(Collected data entries)
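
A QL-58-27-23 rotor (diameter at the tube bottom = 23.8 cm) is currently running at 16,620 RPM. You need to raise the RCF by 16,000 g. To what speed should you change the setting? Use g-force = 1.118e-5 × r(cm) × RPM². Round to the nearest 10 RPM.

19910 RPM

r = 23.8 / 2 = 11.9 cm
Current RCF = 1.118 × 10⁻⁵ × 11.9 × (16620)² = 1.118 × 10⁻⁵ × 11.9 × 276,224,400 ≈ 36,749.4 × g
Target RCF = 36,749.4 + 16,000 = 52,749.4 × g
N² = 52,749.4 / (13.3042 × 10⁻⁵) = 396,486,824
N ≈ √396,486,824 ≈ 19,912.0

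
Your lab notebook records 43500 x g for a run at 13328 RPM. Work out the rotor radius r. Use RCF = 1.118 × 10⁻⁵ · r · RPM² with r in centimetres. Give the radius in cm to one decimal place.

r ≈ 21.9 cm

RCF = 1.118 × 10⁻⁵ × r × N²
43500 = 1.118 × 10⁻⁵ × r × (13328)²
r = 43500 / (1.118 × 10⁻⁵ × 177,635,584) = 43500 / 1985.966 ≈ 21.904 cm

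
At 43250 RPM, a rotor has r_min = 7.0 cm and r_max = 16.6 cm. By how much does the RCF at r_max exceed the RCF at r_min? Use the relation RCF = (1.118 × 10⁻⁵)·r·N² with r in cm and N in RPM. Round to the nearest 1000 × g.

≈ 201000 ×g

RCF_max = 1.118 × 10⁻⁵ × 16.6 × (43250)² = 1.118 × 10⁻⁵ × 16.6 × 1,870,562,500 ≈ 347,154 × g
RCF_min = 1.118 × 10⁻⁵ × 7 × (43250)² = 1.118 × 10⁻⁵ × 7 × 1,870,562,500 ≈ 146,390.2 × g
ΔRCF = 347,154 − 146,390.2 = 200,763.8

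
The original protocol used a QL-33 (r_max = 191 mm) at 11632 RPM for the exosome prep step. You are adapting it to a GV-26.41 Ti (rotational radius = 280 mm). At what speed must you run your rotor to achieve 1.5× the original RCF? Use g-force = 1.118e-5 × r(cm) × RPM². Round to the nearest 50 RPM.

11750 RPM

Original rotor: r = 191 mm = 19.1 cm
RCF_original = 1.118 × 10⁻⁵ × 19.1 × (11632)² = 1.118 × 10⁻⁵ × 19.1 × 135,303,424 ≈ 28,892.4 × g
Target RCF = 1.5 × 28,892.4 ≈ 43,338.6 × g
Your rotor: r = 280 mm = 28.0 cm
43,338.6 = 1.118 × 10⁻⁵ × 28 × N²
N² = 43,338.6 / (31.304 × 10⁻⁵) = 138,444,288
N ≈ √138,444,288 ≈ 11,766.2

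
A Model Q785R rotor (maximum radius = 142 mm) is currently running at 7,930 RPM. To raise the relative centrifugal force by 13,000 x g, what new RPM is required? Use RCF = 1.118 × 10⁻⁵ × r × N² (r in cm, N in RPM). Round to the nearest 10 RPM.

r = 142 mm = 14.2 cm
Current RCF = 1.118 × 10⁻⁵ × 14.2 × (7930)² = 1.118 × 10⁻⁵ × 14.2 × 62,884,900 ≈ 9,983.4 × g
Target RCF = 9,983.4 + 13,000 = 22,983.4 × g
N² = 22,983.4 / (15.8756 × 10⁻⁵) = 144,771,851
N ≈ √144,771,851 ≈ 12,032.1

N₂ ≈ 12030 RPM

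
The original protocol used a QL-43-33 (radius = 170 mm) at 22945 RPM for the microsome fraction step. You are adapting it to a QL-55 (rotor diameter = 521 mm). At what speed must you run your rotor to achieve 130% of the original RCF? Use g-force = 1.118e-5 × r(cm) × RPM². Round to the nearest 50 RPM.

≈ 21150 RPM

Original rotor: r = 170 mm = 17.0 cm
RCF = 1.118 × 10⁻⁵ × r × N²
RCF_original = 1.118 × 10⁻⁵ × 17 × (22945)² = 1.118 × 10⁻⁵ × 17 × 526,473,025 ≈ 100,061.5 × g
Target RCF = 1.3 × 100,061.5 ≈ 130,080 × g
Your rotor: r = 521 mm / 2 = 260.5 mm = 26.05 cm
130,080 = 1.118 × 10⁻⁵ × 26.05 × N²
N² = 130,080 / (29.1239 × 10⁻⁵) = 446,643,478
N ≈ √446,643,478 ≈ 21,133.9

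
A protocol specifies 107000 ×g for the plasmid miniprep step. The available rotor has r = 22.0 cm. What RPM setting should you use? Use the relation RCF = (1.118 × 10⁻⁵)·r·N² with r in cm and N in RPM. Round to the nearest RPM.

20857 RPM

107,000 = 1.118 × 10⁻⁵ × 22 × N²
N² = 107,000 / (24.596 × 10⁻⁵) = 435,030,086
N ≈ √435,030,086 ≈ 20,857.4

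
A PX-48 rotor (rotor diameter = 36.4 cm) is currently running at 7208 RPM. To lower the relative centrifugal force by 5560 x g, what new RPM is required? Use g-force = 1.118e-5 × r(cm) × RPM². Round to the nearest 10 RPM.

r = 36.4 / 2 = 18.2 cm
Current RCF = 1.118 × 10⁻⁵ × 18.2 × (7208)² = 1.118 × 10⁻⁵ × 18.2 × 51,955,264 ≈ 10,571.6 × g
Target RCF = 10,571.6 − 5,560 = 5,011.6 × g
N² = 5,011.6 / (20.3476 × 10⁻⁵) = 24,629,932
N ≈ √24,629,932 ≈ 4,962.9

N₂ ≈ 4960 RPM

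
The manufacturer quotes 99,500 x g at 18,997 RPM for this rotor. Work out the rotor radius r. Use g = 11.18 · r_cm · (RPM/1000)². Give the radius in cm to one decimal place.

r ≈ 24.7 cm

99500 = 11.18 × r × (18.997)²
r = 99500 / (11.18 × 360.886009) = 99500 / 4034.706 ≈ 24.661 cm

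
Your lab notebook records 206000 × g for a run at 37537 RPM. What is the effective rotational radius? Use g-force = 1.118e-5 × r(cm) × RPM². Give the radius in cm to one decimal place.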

PROBLEM TO WORK ON >>
Nothing but an exact repetition of the entries is expected here.

RESULT FOR THIS EXERCISE >>
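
A QL-58-27-23 rotor (diameter at the tube bottom = 23.8 cm) is currently running at 16,620 RPM. You need to raise the RCF by 16,000 g. To what speed should you change the setting? Use g-force = 1.118e-5 × r(cm) × RPM². Round to the nearest 10 RPM.

19910 RPM

r = 23.8 / 2 = 11.9 cm
Current RCF = 1.118 × 10⁻⁵ × 11.9 × (16620)² = 1.118 × 10⁻⁵ × 11.9 × 276,224,400 ≈ 36,749.4 × g
Target RCF = 36,749.4 + 16,000 = 52,749.4 × g
N² = 52,749.4 / (13.3042 × 10⁻⁵) = 396,486,824
N ≈ √396,486,824 ≈ 19,912.0

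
Your lab notebook records 43500 x g for a run at 13328 RPM. Work out the rotor radius r. Use RCF = 1.118 × 10⁻⁵ · r · RPM² with r in centimetres. Give the radius in cm to one decimal place.

r ≈ 21.9 cm

RCF = 1.118 × 10⁻⁵ × r × N²
43500 = 1.118 × 10⁻⁵ × r × (13328)²
r = 43500 / (1.118 × 10⁻⁵ × 177,635,584) = 43500 / 1985.966 ≈ 21.904 cm

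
At 43250 RPM, a rotor has r_min = 7.0 cm and r_max = 16.6 cm. By how much does the RCF at r_max exceed the RCF at r_min? Use the relation RCF = (1.118 × 10⁻⁵)·r·N² with r in cm and N in RPM. Round to the nearest 1000 × g.

≈ 201000 ×g

RCF_max = 1.118 × 10⁻⁵ × 16.6 × (43250)² = 1.118 × 10⁻⁵ × 16.6 × 1,870,562,500 ≈ 347,154 × g
RCF_min = 1.118 × 10⁻⁵ × 7 × (43250)² = 1.118 × 10⁻⁵ × 7 × 1,870,562,500 ≈ 146,390.2 × g
ΔRCF = 347,154 − 146,390.2 = 200,763.8

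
The original protocol used a QL-33 (r_max = 191 mm) at 11632 RPM for the exosome prep step. You are adapting it to a GV-26.41 Ti (rotational radius = 280 mm). At what speed must you run your rotor to achieve 1.5× the original RCF? Use g-force = 1.118e-5 × r(cm) × RPM². Round to the nearest 50 RPM.

11750 RPM

Original rotor: r = 191 mm = 19.1 cm
RCF_original = 1.118 × 10⁻⁵ × 19.1 × (11632)² = 1.118 × 10⁻⁵ × 19.1 × 135,303,424 ≈ 28,892.4 × g
Target RCF = 1.5 × 28,892.4 ≈ 43,338.6 × g
Your rotor: r = 280 mm = 28.0 cm
43,338.6 = 1.118 × 10⁻⁵ × 28 × N²
N² = 43,338.6 / (31.304 × 10⁻⁵) = 138,444,288
N ≈ √138,444,288 ≈ 11,766.2

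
A Model Q785R rotor (maximum radius = 142 mm) is currently running at 7,930 RPM. To raise the relative centrifugal force by 13,000 x g, what new RPM is required? Use RCF = 1.118 × 10⁻⁵ × r × N² (r in cm, N in RPM). Round to the nearest 10 RPM.

r = 142 mm = 14.2 cm
Current RCF = 1.118 × 10⁻⁵ × 14.2 × (7930)² = 1.118 × 10⁻⁵ × 14.2 × 62,884,900 ≈ 9,983.4 × g
Target RCF = 9,983.4 + 13,000 = 22,983.4 × g
N² = 22,983.4 / (15.8756 × 10⁻⁵) = 144,771,851
N ≈ √144,771,851 ≈ 12,032.1

N₂ ≈ 12030 RPM

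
The original protocol used a QL-43-33 (radius = 170 mm) at 22945 RPM for the microsome fraction step. You are adapting it to a QL-55 (rotor diameter = 521 mm). At what speed must you run your rotor to achieve 130% of the original RCF? Use g-force = 1.118e-5 × r(cm) × RPM². Round to the nearest 50 RPM.

≈ 21150 RPM

Original rotor: r = 170 mm = 17.0 cm
RCF = 1.118 × 10⁻⁵ × r × N²
RCF_original = 1.118 × 10⁻⁵ × 17 × (22945)² = 1.118 × 10⁻⁵ × 17 × 526,473,025 ≈ 100,061.5 × g
Target RCF = 1.3 × 100,061.5 ≈ 130,080 × g
Your rotor: r = 521 mm / 2 = 260.5 mm = 26.05 cm
130,080 = 1.118 × 10⁻⁵ × 26.05 × N²
N² = 130,080 / (29.1239 × 10⁻⁵) = 446,643,478
N ≈ √446,643,478 ≈ 21,133.9

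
A protocol specifies 107000 ×g for the plasmid miniprep step. The available rotor has r = 22.0 cm. What RPM setting should you use? Use the relation RCF = (1.118 × 10⁻⁵)·r·N² with r in cm and N in RPM. Round to the nearest RPM.

20857 RPM

107,000 = 1.118 × 10⁻⁵ × 22 × N²
N² = 107,000 / (24.596 × 10⁻⁵) = 435,030,086
N ≈ √435,030,086 ≈ 20,857.4

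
A PX-48 rotor (rotor diameter = 36.4 cm) is currently running at 7208 RPM. To lower the relative centrifugal force by 5560 x g, what new RPM is required? Use g-force = 1.118e-5 × r(cm) × RPM². Round to the nearest 10 RPM.

r = 36.4 / 2 = 18.2 cm
Current RCF = 1.118 × 10⁻⁵ × 18.2 × (7208)² = 1.118 × 10⁻⁵ × 18.2 × 51,955,264 ≈ 10,571.6 × g
Target RCF = 10,571.6 − 5,560 = 5,011.6 × g
N² = 5,011.6 / (20.3476 × 10⁻⁵) = 24,629,932
N ≈ √24,629,932 ≈ 4,962.9

N₂ ≈ 4960 RPM

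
The manufacturer quotes 99,500 x g at 18,997 RPM for this rotor. Work out the rotor radius r. Use g = 11.18 · r_cm · (RPM/1000)². Give the radius in cm to one decimal place.

r ≈ 24.7 cm

99500 = 11.18 × r × (18.997)²
r = 99500 / (11.18 × 360.886009) = 99500 / 4034.706 ≈ 24.661 cm

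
Your lab notebook records 206000 × g for a run at 37537 RPM. What is the effective rotational radius? Use g-force = 1.118e-5 × r(cm) × RPM². Give the radius in cm to one decimal place.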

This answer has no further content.